--- START ---

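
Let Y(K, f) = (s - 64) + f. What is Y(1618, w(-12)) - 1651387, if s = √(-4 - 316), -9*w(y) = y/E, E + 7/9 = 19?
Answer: -67709488/41 + 8*I*√5 ≈ -1.6515e+6 + 17.889*I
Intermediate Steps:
E = 164/9 (E = -7/9 + 19 = 164/9 ≈ 18.222)
w(y) = -y/164 (w(y) = -y/(9*164/9) = -y*9/(9*164) = -y/164)
s = 8*I*√5 (s = √(-320) = 8*I*√5 ≈ 17.889*I)
Y(K, f) = -64 + f + 8*I*√5 (Y(K, f) = (8*I*√5 - 64) + f = (-64 + 8*I*√5) + f = -64 + f + 8*I*√5)
Y(1618, w(-12)) - 1651387 = (-64 - 1/164*(-12) + 8*I*√5) - 1651387 = (-64 + 3/41 + 8*I*√5) - 1651387 = (-2621/41 + 8*I*√5) - 1651387 = -67709488/41 + 8*I*√5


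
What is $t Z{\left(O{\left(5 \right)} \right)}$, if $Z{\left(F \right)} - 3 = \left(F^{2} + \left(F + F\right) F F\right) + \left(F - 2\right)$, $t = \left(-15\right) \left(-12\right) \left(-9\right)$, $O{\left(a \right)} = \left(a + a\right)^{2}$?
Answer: $-3256363620$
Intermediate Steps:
$O{\left(a \right)} = 4 a^{2}$ ($O{\left(a \right)} = \left(2 a\right)^{2} = 4 a^{2}$)
$t = -1620$ ($t = 180 \left(-9\right) = -1620$)
$Z{\left(F \right)} = 1 + F + F^{2} + 2 F^{3}$ ($Z{\left(F \right)} = 3 + \left(\left(F^{2} + \left(F + F\right) F F\right) + \left(F - 2\right)\right) = 3 + \left(\left(F^{2} + 2 F F F\right) + \left(-2 + F\right)\right) = 3 + \left(\left(F^{2} + 2 F^{2} F\right) + \left(-2 + F\right)\right) = 3 + \left(\left(F^{2} + 2 F^{3}\right) + \left(-2 + F\right)\right) = 3 + \left(-2 + F + F^{2} + 2 F^{3}\right) = 1 + F + F^{2} + 2 F^{3}$)
$t Z{\left(O{\left(5 \right)} \right)} = - 1620 \left(1 + 4 \cdot 5^{2} + \left(4 \cdot 5^{2}\right)^{2} + 2 \left(4 \cdot 5^{2}\right)^{3}\right) = - 1620 \left(1 + 4 \cdot 25 + \left(4 \cdot 25\right)^{2} + 2 \left(4 \cdot 25\right)^{3}\right) = - 1620 \left(1 + 100 + 100^{2} + 2 \cdot 100^{3}\right) = - 1620 \left(1 + 100 + 10000 + 2 \cdot 1000000\right) = - 1620 \left(1 + 100 + 10000 + 2000000\right) = \left(-1620\right) 2010101 = -3256363620$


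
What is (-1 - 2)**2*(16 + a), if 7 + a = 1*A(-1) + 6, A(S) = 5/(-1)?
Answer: 90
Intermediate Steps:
A(S) = -5 (A(S) = 5*(-1) = -5)
a = -6 (a = -7 + (1*(-5) + 6) = -7 + (-5 + 6) = -7 + 1 = -6)
(-1 - 2)**2*(16 + a) = (-1 - 2)**2*(16 - 6) = (-3)**2*10 = 9*10 = 90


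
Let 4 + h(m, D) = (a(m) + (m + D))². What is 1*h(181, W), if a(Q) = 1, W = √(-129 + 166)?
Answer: 33157 + 364*√37 ≈ 35371.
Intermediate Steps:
W = √37 ≈ 6.0828
h(m, D) = -4 + (1 + D + m)² (h(m, D) = -4 + (1 + (m + D))² = -4 + (1 + (D + m))² = -4 + (1 + D + m)²)
1*h(181, W) = 1*(-4 + (1 + √37 + 181)²) = 1*(-4 + (182 + √37)²) = -4 + (182 + √37)²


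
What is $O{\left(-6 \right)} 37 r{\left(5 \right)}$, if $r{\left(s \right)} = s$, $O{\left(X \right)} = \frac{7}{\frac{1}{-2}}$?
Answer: $-2590$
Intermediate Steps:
$O{\left(X \right)} = -14$ ($O{\left(X \right)} = \frac{7}{- \frac{1}{2}} = 7 \left(-2\right) = -14$)
$O{\left(-6 \right)} 37 r{\left(5 \right)} = \left(-14\right) 37 \cdot 5 = \left(-518\right) 5 = -2590$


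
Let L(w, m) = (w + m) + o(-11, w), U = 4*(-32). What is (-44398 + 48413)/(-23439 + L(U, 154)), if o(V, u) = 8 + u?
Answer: -4015/23533 ≈ -0.17061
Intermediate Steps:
U = -128
L(w, m) = 8 + m + 2*w (L(w, m) = (w + m) + (8 + w) = (m + w) + (8 + w) = 8 + m + 2*w)
(-44398 + 48413)/(-23439 + L(U, 154)) = (-44398 + 48413)/(-23439 + (8 + 154 + 2*(-128))) = 4015/(-23439 + (8 + 154 - 256)) = 4015/(-23439 - 94) = 4015/(-23533) = 4015*(-1/23533) = -4015/23533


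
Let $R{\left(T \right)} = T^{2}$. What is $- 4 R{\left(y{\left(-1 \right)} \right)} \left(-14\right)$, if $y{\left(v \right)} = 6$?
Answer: $2016$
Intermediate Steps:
$- 4 R{\left(y{\left(-1 \right)} \right)} \left(-14\right) = - 4 \cdot 6^{2} \left(-14\right) = \left(-4\right) 36 \left(-14\right) = \left(-144\right) \left(-14\right) = 2016$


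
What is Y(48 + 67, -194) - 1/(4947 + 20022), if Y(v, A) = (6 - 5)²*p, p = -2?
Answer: -49939/24969 ≈ -2.0000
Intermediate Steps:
Y(v, A) = -2 (Y(v, A) = (6 - 5)²*(-2) = 1²*(-2) = 1*(-2) = -2)
Y(48 + 67, -194) - 1/(4947 + 20022) = -2 - 1/(4947 + 20022) = -2 - 1/24969 = -49939/24969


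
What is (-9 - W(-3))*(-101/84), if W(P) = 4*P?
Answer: -101/28 ≈ -3.6071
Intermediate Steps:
(-9 - W(-3))*(-101/84) = (-9 - 4*(-3))*(-101/84) = (-9 - 1*(-12))*(-101*1/84) = (-9 + 12)*(-101/84) = 3*(-101/84) = -101/28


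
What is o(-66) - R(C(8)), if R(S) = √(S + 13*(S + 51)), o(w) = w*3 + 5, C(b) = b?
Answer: -193 - 5*√31 ≈ -220.84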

--- END ---

Set down the records again without altering a word.

→ SOLUTION TO THE PROBLEM
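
Let Y(K, f) = (s - 64) + f. What is Y(1618, w(-12)) - 1651387, if s = √(-4 - 316), -9*w(y) = y/E, E + 7/9 = 19?
Answer: -67709488/41 + 8*I*√5 ≈ -1.6515e+6 + 17.889*I
Intermediate Steps:
E = 164/9 (E = -7/9 + 19 = 164/9 ≈ 18.222)
w(y) = -y/164 (w(y) = -y/(9*164/9) = -y*9/(9*164) = -y/164)
s = 8*I*√5 (s = √(-320) = 8*I*√5 ≈ 17.889*I)
Y(K, f) = -64 + f + 8*I*√5 (Y(K, f) = (8*I*√5 - 64) + f = (-64 + 8*I*√5) + f = -64 + f + 8*I*√5)
Y(1618, w(-12)) - 1651387 = (-64 - 1/164*(-12) + 8*I*√5) - 1651387 = (-64 + 3/41 + 8*I*√5) - 1651387 = (-2621/41 + 8*I*√5) - 1651387 = -67709488/41 + 8*I*√5


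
What is $t Z{\left(O{\left(5 \right)} \right)}$, if $Z{\left(F \right)} - 3 = \left(F^{2} + \left(F + F\right) F F\right) + \left(F - 2\right)$, $t = \left(-15\right) \left(-12\right) \left(-9\right)$, $O{\left(a \right)} = \left(a + a\right)^{2}$?
Answer: $-3256363620$
Intermediate Steps:
$O{\left(a \right)} = 4 a^{2}$ ($O{\left(a \right)} = \left(2 a\right)^{2} = 4 a^{2}$)
$t = -1620$ ($t = 180 \left(-9\right) = -1620$)
$Z{\left(F \right)} = 1 + F + F^{2} + 2 F^{3}$ ($Z{\left(F \right)} = 3 + \left(\left(F^{2} + \left(F + F\right) F F\right) + \left(F - 2\right)\right) = 3 + \left(\left(F^{2} + 2 F F F\right) + \left(-2 + F\right)\right) = 3 + \left(\left(F^{2} + 2 F^{2} F\right) + \left(-2 + F\right)\right) = 3 + \left(\left(F^{2} + 2 F^{3}\right) + \left(-2 + F\right)\right) = 3 + \left(-2 + F + F^{2} + 2 F^{3}\right) = 1 + F + F^{2} + 2 F^{3}$)
$t Z{\left(O{\left(5 \right)} \right)} = - 1620 \left(1 + 4 \cdot 5^{2} + \left(4 \cdot 5^{2}\right)^{2} + 2 \left(4 \cdot 5^{2}\right)^{3}\right) = - 1620 \left(1 + 4 \cdot 25 + \left(4 \cdot 25\right)^{2} + 2 \left(4 \cdot 25\right)^{3}\right) = - 1620 \left(1 + 100 + 100^{2} + 2 \cdot 100^{3}\right) = - 1620 \left(1 + 100 + 10000 + 2 \cdot 1000000\right) = - 1620 \left(1 + 100 + 10000 + 2000000\right) = \left(-1620\right) 2010101 = -3256363620$


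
What is (-1 - 2)**2*(16 + a), if 7 + a = 1*A(-1) + 6, A(S) = 5/(-1)?
Answer: 90
Intermediate Steps:
A(S) = -5 (A(S) = 5*(-1) = -5)
a = -6 (a = -7 + (1*(-5) + 6) = -7 + (-5 + 6) = -7 + 1 = -6)
(-1 - 2)**2*(16 + a) = (-1 - 2)**2*(16 - 6) = (-3)**2*10 = 9*10 = 90


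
Let 4 + h(m, D) = (a(m) + (m + D))². What is 1*h(181, W), if a(Q) = 1, W = √(-129 + 166)?
Answer: 33157 + 364*√37 ≈ 35371.
Intermediate Steps:
W = √37 ≈ 6.0828
h(m, D) = -4 + (1 + D + m)² (h(m, D) = -4 + (1 + (m + D))² = -4 + (1 + (D + m))² = -4 + (1 + D + m)²)
1*h(181, W) = 1*(-4 + (1 + √37 + 181)²) = 1*(-4 + (182 + √37)²) = -4 + (182 + √37)²


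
What is $O{\left(-6 \right)} 37 r{\left(5 \right)}$, if $r{\left(s \right)} = s$, $O{\left(X \right)} = \frac{7}{\frac{1}{-2}}$?
Answer: $-2590$
Intermediate Steps:
$O{\left(X \right)} = -14$ ($O{\left(X \right)} = \frac{7}{- \frac{1}{2}} = 7 \left(-2\right) = -14$)
$O{\left(-6 \right)} 37 r{\left(5 \right)} = \left(-14\right) 37 \cdot 5 = \left(-518\right) 5 = -2590$


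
Let L(w, m) = (w + m) + o(-11, w), U = 4*(-32). What is (-44398 + 48413)/(-23439 + L(U, 154)), if o(V, u) = 8 + u?
Answer: -4015/23533 ≈ -0.17061
Intermediate Steps:
U = -128
L(w, m) = 8 + m + 2*w (L(w, m) = (w + m) + (8 + w) = (m + w) + (8 + w) = 8 + m + 2*w)
(-44398 + 48413)/(-23439 + L(U, 154)) = (-44398 + 48413)/(-23439 + (8 + 154 + 2*(-128))) = 4015/(-23439 + (8 + 154 - 256)) = 4015/(-23439 - 94) = 4015/(-23533) = 4015*(-1/23533) = -4015/23533


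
Let $R{\left(T \right)} = T^{2}$. What is $- 4 R{\left(y{\left(-1 \right)} \right)} \left(-14\right)$, if $y{\left(v \right)} = 6$?
Answer: $2016$
Intermediate Steps:
$- 4 R{\left(y{\left(-1 \right)} \right)} \left(-14\right) = - 4 \cdot 6^{2} \left(-14\right) = \left(-4\right) 36 \left(-14\right) = \left(-144\right) \left(-14\right) = 2016$


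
What is Y(48 + 67, -194) - 1/(4947 + 20022), if Y(v, A) = (6 - 5)²*p, p = -2?
Answer: -49939/24969 ≈ -2.0000
Intermediate Steps:
Y(v, A) = -2 (Y(v, A) = (6 - 5)²*(-2) = 1²*(-2) = 1*(-2) = -2)
Y(48 + 67, -194) - 1/(4947 + 20022) = -2 - 1/(4947 + 20022) = -2 - 1/24969 = -49939/24969


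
What is (-9 - W(-3))*(-101/84), if W(P) = 4*P?
Answer: -101/28 ≈ -3.6071
Intermediate Steps:
(-9 - W(-3))*(-101/84) = (-9 - 4*(-3))*(-101/84) = (-9 - 1*(-12))*(-101*1/84) = (-9 + 12)*(-101/84) = 3*(-101/84) = -101/28


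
What is o(-66) - R(C(8)), if R(S) = √(S + 13*(S + 51)), o(w) = w*3 + 5, C(b) = b?
Answer: -193 - 5*√31 ≈ -220.84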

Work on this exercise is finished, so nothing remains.